*WHAT THE TASK ASKS*: Look below for the line with "10 in ha/h.". Extract that line and each one after it through the last, word for word.

*SUPPLIED ENTRIES*:
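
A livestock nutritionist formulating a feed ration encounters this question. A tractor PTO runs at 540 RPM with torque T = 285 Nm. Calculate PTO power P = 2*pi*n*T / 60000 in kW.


P = 2*pi*n*T / 60000
  = 2*pi * 540 * 285 / 60000
  = 966982.22 / 60000
  = 16.12 kW


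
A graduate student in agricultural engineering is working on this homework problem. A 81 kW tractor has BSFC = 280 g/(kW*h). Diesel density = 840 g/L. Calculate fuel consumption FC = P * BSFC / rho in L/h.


FC = P * BSFC / rho_fuel
   = 81 * 280 / 840
   = 22680 / 840
   = 27 L/h


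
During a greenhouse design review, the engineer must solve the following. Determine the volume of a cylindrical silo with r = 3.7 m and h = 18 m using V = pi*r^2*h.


V = pi * r^2 * h
  = pi * 3.7^2 * 18
  = pi * 13.69 * 18
  = 774.15 m^3


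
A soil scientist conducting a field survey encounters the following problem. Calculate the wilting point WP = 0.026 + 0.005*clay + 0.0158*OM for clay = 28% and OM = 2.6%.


WP = 0.026 + 0.005*28 + 0.0158*2.6
   = 0.026 + 0.1400 + 0.0411
   = 0.2071


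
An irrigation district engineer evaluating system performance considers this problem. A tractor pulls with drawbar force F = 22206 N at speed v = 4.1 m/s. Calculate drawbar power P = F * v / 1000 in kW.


P = F * v / 1000
  = 22206 * 4.1 / 1000
  = 91044.60 / 1000
  = 91.04 kW


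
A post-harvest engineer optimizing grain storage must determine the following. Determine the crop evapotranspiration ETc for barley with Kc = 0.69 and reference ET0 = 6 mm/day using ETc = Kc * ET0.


ETc = Kc * ET0
    = 0.69 * 6
    = 4.14 mm/day


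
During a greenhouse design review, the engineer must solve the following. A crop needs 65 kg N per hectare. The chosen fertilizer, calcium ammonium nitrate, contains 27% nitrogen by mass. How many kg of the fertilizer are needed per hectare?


Rate = N_required / (N_content / 100)
     = 65 / (27 / 100)
     = 65 / 0.27
     = 240.74 kg/ha


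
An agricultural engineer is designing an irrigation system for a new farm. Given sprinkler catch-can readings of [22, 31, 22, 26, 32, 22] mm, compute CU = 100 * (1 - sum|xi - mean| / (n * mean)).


xbar = 155 / 6 = 25.833
sum|xi - xbar| = 23
CU = 100 * (1 - 23 / (6 * 25.833))
   = 100 * (1 - 0.1484)
   = 85.16%


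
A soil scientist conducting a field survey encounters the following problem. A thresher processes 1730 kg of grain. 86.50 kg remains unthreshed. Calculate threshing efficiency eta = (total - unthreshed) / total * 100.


eta = (total - unthreshed) / total * 100
    = (1730 - 86.50) / 1730 * 100
    = 1643.50 / 1730 * 100
    = 95%


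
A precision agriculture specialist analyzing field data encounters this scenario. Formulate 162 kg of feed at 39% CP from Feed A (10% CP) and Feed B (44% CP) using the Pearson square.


parts_A = CP_b - target = 44 - 39 = 5
parts_B = target - CP_a = 39 - 10 = 29
total_parts = 5 + 29 = 34
Feed A = 162 * 5 / 34 = 23.82 kg
Feed B = 162 * 29 / 34 = 138.18 kg

23.82 kg


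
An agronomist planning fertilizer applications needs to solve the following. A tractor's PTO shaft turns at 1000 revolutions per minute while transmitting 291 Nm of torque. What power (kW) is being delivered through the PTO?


P = 2*pi*n*T / 60000
  = 2*pi * 1000 * 291 / 60000
  = 1828406.92 / 60000
  = 30.47 kW


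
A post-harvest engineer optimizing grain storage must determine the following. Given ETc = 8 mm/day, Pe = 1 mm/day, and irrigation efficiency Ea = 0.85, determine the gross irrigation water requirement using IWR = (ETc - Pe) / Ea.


IWR = (ETc - Pe) / Ea
    = (8 - 1) / 0.85
    = 7 / 0.85
    = 8.24 mm/day


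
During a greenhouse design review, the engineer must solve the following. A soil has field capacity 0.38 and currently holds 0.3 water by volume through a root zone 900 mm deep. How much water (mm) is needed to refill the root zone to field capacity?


SMD = (FC - theta) * D
    = (0.38 - 0.3) * 900
    = 0.080 * 900
    = 72 mm


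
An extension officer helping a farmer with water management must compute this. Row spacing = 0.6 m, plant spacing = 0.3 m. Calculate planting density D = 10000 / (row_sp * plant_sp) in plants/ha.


D = 10000 / (row_sp * plant_sp)
  = 10000 / (0.6 * 0.3)
  = 10000 / 0.1800
  = 55555.56 plants/ha


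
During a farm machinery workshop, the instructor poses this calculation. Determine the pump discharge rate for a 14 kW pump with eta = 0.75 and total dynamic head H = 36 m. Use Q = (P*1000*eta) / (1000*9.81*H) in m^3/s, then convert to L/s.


Q = (P * 1000 * eta) / (rho * g * H)
  = (14 * 1000 * 0.75) / (1000 * 9.81 * 36)
  = 10500 / 353160
  = 0.02973 m^3/s = 29.73 L/s


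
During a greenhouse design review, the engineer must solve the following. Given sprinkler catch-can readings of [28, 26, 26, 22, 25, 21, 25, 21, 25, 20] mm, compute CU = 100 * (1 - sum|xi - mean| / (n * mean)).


xbar = 239 / 10 = 23.900
sum|xi - xbar| = 23.200
CU = 100 * (1 - 23.200 / (10 * 23.900))
   = 100 * (1 - 0.0971)
   = 90.29%


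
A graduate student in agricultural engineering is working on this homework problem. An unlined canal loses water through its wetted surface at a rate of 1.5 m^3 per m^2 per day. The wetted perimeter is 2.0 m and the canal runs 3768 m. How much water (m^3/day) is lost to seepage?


S = C * P * L
  = 1.5 * 2.0 * 3768
  = 11304 m^3/day


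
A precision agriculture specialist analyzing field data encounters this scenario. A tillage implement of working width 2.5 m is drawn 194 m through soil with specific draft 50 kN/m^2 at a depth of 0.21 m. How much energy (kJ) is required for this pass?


E = k * d * w * L
  = 50 * 0.21 * 2.5 * 194
  = 5092.50 kJ


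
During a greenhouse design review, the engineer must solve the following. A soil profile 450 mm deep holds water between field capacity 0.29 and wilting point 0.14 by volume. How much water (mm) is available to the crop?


AW = (FC - WP) * D
   = (0.29 - 0.14) * 450
   = 0.15 * 450
   = 67.50 mm


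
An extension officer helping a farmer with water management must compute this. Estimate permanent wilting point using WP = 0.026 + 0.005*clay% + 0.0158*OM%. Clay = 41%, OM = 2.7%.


WP = 0.026 + 0.005*41 + 0.0158*2.7
   = 0.026 + 0.2050 + 0.0427
   = 0.2737


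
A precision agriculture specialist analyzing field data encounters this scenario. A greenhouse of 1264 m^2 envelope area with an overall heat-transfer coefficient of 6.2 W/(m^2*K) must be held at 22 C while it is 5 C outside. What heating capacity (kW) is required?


dT = 22 - (5) = 17 K
Q = U * A * dT
  = 6.2 * 1264 * 17
  = 133225.60 W = 133.23 kW


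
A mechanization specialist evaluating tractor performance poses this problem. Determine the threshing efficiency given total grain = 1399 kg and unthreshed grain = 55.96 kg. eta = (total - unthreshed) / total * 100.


eta = (total - unthreshed) / total * 100
    = (1399 - 55.96) / 1399 * 100
    = 1343.04 / 1399 * 100
    = 96%


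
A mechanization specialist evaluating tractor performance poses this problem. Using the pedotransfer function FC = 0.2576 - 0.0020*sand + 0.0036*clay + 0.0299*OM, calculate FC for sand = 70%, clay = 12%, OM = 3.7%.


FC = 0.2576 - 0.0020*70 + 0.0036*12 + 0.0299*3.7
   = 0.2576 - 0.1400 + 0.0432 + 0.1106
   = 0.2714


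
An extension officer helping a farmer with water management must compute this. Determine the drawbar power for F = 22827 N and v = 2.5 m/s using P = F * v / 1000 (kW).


P = F * v / 1000
  = 22827 * 2.5 / 1000
  = 57067.50 / 1000
  = 57.07 kW


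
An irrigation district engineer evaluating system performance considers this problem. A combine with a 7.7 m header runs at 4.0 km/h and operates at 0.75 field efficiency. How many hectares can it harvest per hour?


C = w * v * eta_f / 10
  = 7.7 * 4.0 * 0.75 / 10
  = 23.10 / 10
  = 2.31 ha/h


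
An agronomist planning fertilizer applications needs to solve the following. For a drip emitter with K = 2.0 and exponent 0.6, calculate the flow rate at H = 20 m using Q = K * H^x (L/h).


Q = K * H^x
  = 2.0 * 20^0.6
  = 2.0 * 6.0342
  = 12.07 L/h


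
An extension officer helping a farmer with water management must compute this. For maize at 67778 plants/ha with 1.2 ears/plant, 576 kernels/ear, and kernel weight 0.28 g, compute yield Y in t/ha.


Y = density * ears * kernels * kw
  = 67778 * 1.2 * 576 * 0.28 g/ha
  = 13117483.01 g/ha
  = 13117.48 kg/ha = 13.12 t/ha


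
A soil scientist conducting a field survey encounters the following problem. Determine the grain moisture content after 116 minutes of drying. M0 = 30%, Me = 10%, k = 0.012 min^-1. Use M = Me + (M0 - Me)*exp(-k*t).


M = Me + (M0 - Me) * e^(-k*t)
  = 10 + (30 - 10) * e^(-0.012*116)
  = 10 + 20 * e^(-1.392)
  = 10 + 20 * 0.24858
  = 10 + 4.9716
  = 14.97%


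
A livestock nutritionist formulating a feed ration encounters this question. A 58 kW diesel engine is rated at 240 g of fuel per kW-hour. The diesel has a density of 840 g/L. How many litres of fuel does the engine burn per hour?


FC = P * BSFC / rho_fuel
   = 58 * 240 / 840
   = 13920 / 840
   = 16.57 L/h


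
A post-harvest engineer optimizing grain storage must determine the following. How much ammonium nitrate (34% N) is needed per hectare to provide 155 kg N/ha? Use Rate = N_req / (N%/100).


Rate = N_required / (N_content / 100)
     = 155 / (34 / 100)
     = 155 / 0.34
     = 455.88 kg/ha


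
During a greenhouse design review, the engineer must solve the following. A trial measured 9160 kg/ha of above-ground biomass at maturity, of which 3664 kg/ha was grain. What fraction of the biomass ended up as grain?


HI = grain_yield / biomass
   = 3664 / 9160
   = 0.40


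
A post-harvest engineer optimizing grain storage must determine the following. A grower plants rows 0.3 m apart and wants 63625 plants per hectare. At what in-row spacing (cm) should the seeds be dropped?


spacing = 10000 / (row_sp * density)
        = 10000 / (0.3 * 63625)
        = 10000 / 19087.50
        = 0.52390 m = 52.39 cm


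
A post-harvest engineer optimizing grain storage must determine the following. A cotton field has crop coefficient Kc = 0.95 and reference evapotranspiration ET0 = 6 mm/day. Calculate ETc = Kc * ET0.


ETc = Kc * ET0
    = 0.95 * 6
    = 5.70 mm/day


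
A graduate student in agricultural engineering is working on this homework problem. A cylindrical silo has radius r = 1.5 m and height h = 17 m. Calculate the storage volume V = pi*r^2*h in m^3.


V = pi * r^2 * h
  = pi * 1.5^2 * 17
  = pi * 2.25 * 17
  = 120.17 m^3


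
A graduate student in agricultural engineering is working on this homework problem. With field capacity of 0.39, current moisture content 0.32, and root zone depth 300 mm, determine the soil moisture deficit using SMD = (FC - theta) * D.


SMD = (FC - theta) * D
    = (0.39 - 0.32) * 300
    = 0.070 * 300
    = 21 mm


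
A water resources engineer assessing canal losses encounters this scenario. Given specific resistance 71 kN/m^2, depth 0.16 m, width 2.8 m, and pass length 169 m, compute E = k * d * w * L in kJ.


E = k * d * w * L
  = 71 * 0.16 * 2.8 * 169
  = 5375.55 kJ


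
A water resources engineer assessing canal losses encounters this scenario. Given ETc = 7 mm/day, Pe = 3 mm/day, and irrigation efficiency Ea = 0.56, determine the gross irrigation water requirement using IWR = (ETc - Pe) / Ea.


IWR = (ETc - Pe) / Ea
    = (7 - 3) / 0.56
    = 4 / 0.56
    = 7.14 mm/day


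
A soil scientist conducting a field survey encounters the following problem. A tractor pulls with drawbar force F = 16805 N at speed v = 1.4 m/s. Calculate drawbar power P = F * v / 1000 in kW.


P = F * v / 1000
  = 16805 * 1.4 / 1000
  = 23527 / 1000
  = 23.53 kW


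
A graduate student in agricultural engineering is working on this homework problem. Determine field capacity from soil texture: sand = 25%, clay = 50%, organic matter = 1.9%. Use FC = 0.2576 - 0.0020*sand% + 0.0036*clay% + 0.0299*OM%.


FC = 0.2576 - 0.0020*25 + 0.0036*50 + 0.0299*1.9
   = 0.2576 - 0.0500 + 0.1800 + 0.0568
   = 0.4444


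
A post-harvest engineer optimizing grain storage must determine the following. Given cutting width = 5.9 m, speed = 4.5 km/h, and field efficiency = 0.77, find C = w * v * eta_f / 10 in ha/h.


C = w * v * eta_f / 10
  = 5.9 * 4.5 * 0.77 / 10
  = 20.44 / 10
  = 2.04 ha/h


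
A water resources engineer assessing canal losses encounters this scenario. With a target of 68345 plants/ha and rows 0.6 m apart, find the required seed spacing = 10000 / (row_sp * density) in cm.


spacing = 10000 / (row_sp * density)
        = 10000 / (0.6 * 68345)
        = 10000 / 41007
        = 0.24386 m = 24.39 cm


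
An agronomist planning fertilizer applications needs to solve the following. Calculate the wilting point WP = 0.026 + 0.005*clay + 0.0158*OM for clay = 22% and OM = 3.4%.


WP = 0.026 + 0.005*22 + 0.0158*3.4
   = 0.026 + 0.1100 + 0.0537
   = 0.1897


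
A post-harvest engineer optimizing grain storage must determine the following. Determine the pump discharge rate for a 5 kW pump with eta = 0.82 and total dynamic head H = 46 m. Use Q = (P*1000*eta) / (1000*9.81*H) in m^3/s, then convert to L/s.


Q = (P * 1000 * eta) / (rho * g * H)
  = (5 * 1000 * 0.82) / (1000 * 9.81 * 46)
  = 4100 / 451260
  = 0.00909 m^3/s = 9.09 L/s


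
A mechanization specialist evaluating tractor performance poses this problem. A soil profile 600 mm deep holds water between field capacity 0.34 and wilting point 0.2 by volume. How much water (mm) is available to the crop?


AW = (FC - WP) * D
   = (0.34 - 0.2) * 600
   = 0.14 * 600
   = 84 mm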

*YOUR SOLUTION*:
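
A post-harvest engineer optimizing grain storage must determine the following. Given cutting width = 5.9 m, speed = 4.5 km/h, and field efficiency = 0.77, find C = w * v * eta_f / 10 in ha/h.


C = w * v * eta_f / 10
  = 5.9 * 4.5 * 0.77 / 10
  = 20.44 / 10
  = 2.04 ha/h


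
A water resources engineer assessing canal losses encounters this scenario. With a target of 68345 plants/ha and rows 0.6 m apart, find the required seed spacing = 10000 / (row_sp * density) in cm.


spacing = 10000 / (row_sp * density)
        = 10000 / (0.6 * 68345)
        = 10000 / 41007
        = 0.24386 m = 24.39 cm


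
An agronomist planning fertilizer applications needs to solve the following. Calculate the wilting point WP = 0.026 + 0.005*clay + 0.0158*OM for clay = 22% and OM = 3.4%.


WP = 0.026 + 0.005*22 + 0.0158*3.4
   = 0.026 + 0.1100 + 0.0537
   = 0.1897


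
A post-harvest engineer optimizing grain storage must determine the following. Determine the pump discharge rate for a 5 kW pump with eta = 0.82 and total dynamic head H = 46 m. Use Q = (P*1000*eta) / (1000*9.81*H) in m^3/s, then convert to L/s.


Q = (P * 1000 * eta) / (rho * g * H)
  = (5 * 1000 * 0.82) / (1000 * 9.81 * 46)
  = 4100 / 451260
  = 0.00909 m^3/s = 9.09 L/s


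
A mechanization specialist evaluating tractor performance poses this problem. A soil profile 600 mm deep holds water between field capacity 0.34 and wilting point 0.2 by volume. How much water (mm) is available to the crop?


AW = (FC - WP) * D
   = (0.34 - 0.2) * 600
   = 0.14 * 600
   = 84 mm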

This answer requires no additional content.